= WORK INSTRUCTION =
Set out exactly every line of the entries below, starting at the line that holds "each department category?" and stopping after the line that holds "The domestic pool —".

Stored data entries:
◇ ◇ ◇ ◇

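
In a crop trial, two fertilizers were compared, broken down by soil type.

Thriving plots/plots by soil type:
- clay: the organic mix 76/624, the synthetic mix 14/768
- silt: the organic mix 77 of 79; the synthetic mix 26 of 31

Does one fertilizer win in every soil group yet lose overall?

Clay: the organic mix 76/624 = 12.2%, the synthetic mix 14/768 = 1.8% → the organic mix
Silt: the organic mix 77/79 = 97.5%, the synthetic mix 26/31 = 83.9% → the organic mix
Overall: the organic mix 153/703 = 21.8%, the synthetic mix 40/799 = 5.0% → the organic mix
The organic mix wins overall and in every soil group — no reversal.

No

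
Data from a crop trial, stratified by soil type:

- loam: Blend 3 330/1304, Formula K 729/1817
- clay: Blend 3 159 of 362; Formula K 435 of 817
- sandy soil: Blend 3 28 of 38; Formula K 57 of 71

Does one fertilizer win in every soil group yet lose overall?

Loam: Blend 3 330/1304 = 25.3%, Formula K 729/1817 = 40.1% → Formula K
Clay: Blend 3 159/362 = 43.9%, Formula K 435/817 = 53.2% → Formula K
Sandy soil: Blend 3 28/38 = 73.7%, Formula K 57/71 = 80.3% → Formula K
Overall: Blend 3 517/1704 = 30.3%, Formula K 1221/2705 = 45.1% → Formula K
Formula K wins overall and in every soil group — no reversal.

No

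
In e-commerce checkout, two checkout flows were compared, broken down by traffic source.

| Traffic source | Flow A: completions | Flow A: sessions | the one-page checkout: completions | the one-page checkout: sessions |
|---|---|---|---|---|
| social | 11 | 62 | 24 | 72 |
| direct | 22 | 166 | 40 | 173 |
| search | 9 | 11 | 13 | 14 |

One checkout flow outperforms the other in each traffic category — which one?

the one-page checkout

Social: Flow A 11/62 = 17.7%, the one-page checkout 24/72 = 33.3% → the one-page checkout
Direct: Flow A 22/166 = 13.3%, the one-page checkout 40/173 = 23.1% → the one-page checkout
Search: Flow A 9/11 = 81.8%, the one-page checkout 13/14 = 92.9% → the one-page checkout
The one-page checkout has the higher rate in all 3 groups.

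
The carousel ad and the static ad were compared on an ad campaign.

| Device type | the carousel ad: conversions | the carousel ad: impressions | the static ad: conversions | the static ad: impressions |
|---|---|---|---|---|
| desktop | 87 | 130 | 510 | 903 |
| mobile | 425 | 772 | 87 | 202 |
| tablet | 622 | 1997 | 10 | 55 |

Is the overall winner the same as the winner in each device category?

Desktop: the carousel ad 87/130 = 66.9%, the static ad 510/903 = 56.5% → the carousel ad
Mobile: the carousel ad 425/772 = 55.1%, the static ad 87/202 = 43.1% → the carousel ad
Tablet: the carousel ad 622/1997 = 31.1%, the static ad 10/55 = 18.2% → the carousel ad
Overall: the carousel ad 1134/2899 = 39.1%, the static ad 607/1160 = 52.3% → the static ad
The carousel ad wins each device group but the static ad wins overall — the comparison reverses. The carousel ad's impressions skew toward tablet, which has a lower base rate.

No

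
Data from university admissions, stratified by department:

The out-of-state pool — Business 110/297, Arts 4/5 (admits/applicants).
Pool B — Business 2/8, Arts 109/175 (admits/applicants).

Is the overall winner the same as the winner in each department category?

Business: the out-of-state pool 110/297 = 37.0%, Pool B 2/8 = 25.0% → the out-of-state pool
Arts: the out-of-state pool 4/5 = 80.0%, Pool B 109/175 = 62.3% → the out-of-state pool
Overall: the out-of-state pool 114/302 = 37.7%, Pool B 111/183 = 60.7% → Pool B
The out-of-state pool wins each department group but Pool B wins overall — the comparison reverses. The out-of-state pool's applicants skew toward Business, which has a lower base rate.

No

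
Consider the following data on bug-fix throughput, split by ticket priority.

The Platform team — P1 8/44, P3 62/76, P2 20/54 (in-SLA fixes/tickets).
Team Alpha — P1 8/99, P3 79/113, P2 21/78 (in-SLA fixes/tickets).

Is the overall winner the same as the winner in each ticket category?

Yes

P1: the Platform team 8/44 = 18.2%, Team Alpha 8/99 = 8.1% → the Platform team
P3: the Platform team 62/76 = 81.6%, Team Alpha 79/113 = 69.9% → the Platform team
P2: the Platform team 20/54 = 37.0%, Team Alpha 21/78 = 26.9% → the Platform team
Overall: the Platform team 90/174 = 51.7%, Team Alpha 108/290 = 37.2% → the Platform team
The Platform team wins overall and in every ticket group — no reversal.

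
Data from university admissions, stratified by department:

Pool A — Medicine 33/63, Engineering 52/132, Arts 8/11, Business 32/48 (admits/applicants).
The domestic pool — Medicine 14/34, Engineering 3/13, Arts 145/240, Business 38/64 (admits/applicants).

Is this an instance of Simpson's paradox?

Medicine: Pool A 33/63 = 52.4%, the domestic pool 14/34 = 41.2% → Pool A
Engineering: Pool A 52/132 = 39.4%, the domestic pool 3/13 = 23.1% → Pool A
Arts: Pool A 8/11 = 72.7%, the domestic pool 145/240 = 60.4% → Pool A
Business: Pool A 32/48 = 66.7%, the domestic pool 38/64 = 59.4% → Pool A
Overall: Pool A 125/254 = 49.2%, the domestic pool 200/351 = 57.0% → the domestic pool
Pool A wins each department group but the domestic pool wins overall — the comparison reverses. Pool A's applicants skew toward Engineering, which has a lower base rate.

Yes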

◇ ◇ ◇ ◇

= SOLUTION FOR THIS PROBLEM =
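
Is the overall winner the same as the winner in each department category?

Business: the out-of-state pool 110/297 = 37.0%, Pool B 2/8 = 25.0% → the out-of-state pool
Arts: the out-of-state pool 4/5 = 80.0%, Pool B 109/175 = 62.3% → the out-of-state pool
Overall: the out-of-state pool 114/302 = 37.7%, Pool B 111/183 = 60.7% → Pool B
The out-of-state pool wins each department group but Pool B wins overall — the comparison reverses. The out-of-state pool's applicants skew toward Business, which has a lower base rate.

No

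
Consider the following data on bug-fix throughput, split by ticket priority.

The Platform team — P1 8/44, P3 62/76, P2 20/54 (in-SLA fixes/tickets).
Team Alpha — P1 8/99, P3 79/113, P2 21/78 (in-SLA fixes/tickets).

Is the overall winner the same as the winner in each ticket category?

Yes

P1: the Platform team 8/44 = 18.2%, Team Alpha 8/99 = 8.1% → the Platform team
P3: the Platform team 62/76 = 81.6%, Team Alpha 79/113 = 69.9% → the Platform team
P2: the Platform team 20/54 = 37.0%, Team Alpha 21/78 = 26.9% → the Platform team
Overall: the Platform team 90/174 = 51.7%, Team Alpha 108/290 = 37.2% → the Platform team
The Platform team wins overall and in every ticket group — no reversal.

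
Data from university admissions, stratified by department:

Pool A — Medicine 33/63, Engineering 52/132, Arts 8/11, Business 32/48 (admits/applicants).
The domestic pool — Medicine 14/34, Engineering 3/13, Arts 145/240, Business 38/64 (admits/applicants).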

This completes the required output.